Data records
<<<<

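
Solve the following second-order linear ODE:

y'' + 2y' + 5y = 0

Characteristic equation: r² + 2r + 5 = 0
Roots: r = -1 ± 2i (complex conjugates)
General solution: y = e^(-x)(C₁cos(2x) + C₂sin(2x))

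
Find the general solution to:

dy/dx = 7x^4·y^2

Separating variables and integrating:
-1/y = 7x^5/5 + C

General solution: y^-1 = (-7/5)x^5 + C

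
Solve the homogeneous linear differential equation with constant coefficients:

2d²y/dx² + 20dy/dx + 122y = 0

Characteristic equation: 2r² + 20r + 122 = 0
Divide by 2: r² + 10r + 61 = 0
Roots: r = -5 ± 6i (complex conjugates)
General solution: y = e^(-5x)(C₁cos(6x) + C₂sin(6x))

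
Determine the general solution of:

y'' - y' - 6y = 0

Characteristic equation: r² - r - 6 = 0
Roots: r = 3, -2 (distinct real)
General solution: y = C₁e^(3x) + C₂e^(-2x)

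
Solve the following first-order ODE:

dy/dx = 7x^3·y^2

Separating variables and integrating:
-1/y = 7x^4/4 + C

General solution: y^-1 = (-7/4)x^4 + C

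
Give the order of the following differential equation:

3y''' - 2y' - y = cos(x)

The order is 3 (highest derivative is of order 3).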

>>>>

- [WHAT YOU HAVE TO DO] Search the entries above for the string "following", and report each line where it occurs.

- [FINISHED TASK]
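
Solve the following second-order linear ODE:
Solve the following first-order ODE:
Give the order of the following differential equation: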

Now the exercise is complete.